Repeat the records in full, exactly.
══════════
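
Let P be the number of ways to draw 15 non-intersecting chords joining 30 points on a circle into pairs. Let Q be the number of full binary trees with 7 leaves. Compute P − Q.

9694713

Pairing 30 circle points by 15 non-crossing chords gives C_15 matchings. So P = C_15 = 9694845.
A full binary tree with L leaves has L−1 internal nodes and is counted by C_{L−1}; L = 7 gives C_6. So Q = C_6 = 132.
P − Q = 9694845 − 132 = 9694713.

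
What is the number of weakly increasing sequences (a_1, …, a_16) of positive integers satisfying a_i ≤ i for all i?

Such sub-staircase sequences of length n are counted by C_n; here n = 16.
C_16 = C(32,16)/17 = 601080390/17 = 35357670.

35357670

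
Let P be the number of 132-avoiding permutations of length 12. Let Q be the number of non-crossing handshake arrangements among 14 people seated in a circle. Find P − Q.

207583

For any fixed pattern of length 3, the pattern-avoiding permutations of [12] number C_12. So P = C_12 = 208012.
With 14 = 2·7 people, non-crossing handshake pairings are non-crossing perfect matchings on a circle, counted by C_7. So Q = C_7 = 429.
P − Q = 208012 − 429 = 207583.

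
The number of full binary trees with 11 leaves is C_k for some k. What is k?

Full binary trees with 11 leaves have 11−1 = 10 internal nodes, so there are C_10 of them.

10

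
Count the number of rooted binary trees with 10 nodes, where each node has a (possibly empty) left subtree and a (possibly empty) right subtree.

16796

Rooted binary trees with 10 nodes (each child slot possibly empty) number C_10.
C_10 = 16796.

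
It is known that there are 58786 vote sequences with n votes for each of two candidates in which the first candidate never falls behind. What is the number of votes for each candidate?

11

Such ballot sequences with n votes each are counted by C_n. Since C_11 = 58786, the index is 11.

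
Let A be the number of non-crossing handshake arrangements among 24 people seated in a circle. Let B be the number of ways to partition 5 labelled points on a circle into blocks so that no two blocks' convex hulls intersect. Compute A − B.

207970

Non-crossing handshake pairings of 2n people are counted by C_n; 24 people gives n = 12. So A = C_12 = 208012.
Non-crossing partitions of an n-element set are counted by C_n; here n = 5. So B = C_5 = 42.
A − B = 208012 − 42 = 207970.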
══════════
EXERCISE ANSWER:
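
Let P be the number of ways to draw 15 non-intersecting chords joining 30 points on a circle into pairs. Let Q be the number of full binary trees with 7 leaves. Compute P − Q.

9694713

Pairing 30 circle points by 15 non-crossing chords gives C_15 matchings. So P = C_15 = 9694845.
A full binary tree with L leaves has L−1 internal nodes and is counted by C_{L−1}; L = 7 gives C_6. So Q = C_6 = 132.
P − Q = 9694845 − 132 = 9694713.

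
What is the number of weakly increasing sequences (a_1, …, a_16) of positive integers satisfying a_i ≤ i for all i?

Such sub-staircase sequences of length n are counted by C_n; here n = 16.
C_16 = C(32,16)/17 = 601080390/17 = 35357670.

35357670

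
Let P be the number of 132-avoiding permutations of length 12. Let Q be the number of non-crossing handshake arrangements among 14 people seated in a circle. Find P − Q.

207583

For any fixed pattern of length 3, the pattern-avoiding permutations of [12] number C_12. So P = C_12 = 208012.
With 14 = 2·7 people, non-crossing handshake pairings are non-crossing perfect matchings on a circle, counted by C_7. So Q = C_7 = 429.
P − Q = 208012 − 429 = 207583.

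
The number of full binary trees with 11 leaves is C_k for some k. What is k?

Full binary trees with 11 leaves have 11−1 = 10 internal nodes, so there are C_10 of them.

10

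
Count the number of rooted binary trees with 10 nodes, where each node has a (possibly empty) left subtree and a (possibly empty) right subtree.

16796

Rooted binary trees with 10 nodes (each child slot possibly empty) number C_10.
C_10 = 16796.

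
It is known that there are 58786 vote sequences with n votes for each of two candidates in which the first candidate never falls behind. What is the number of votes for each candidate?

11

Such ballot sequences with n votes each are counted by C_n. Since C_11 = 58786, the index is 11.

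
Let A be the number of non-crossing handshake arrangements among 24 people seated in a circle. Let B be the number of ways to partition 5 labelled points on a circle into blocks so that no two blocks' convex hulls intersect. Compute A − B.

207970

Non-crossing handshake pairings of 2n people are counted by C_n; 24 people gives n = 12. So A = C_12 = 208012.
Non-crossing partitions of an n-element set are counted by C_n; here n = 5. So B = C_5 = 42.
A − B = 208012 − 42 = 207970.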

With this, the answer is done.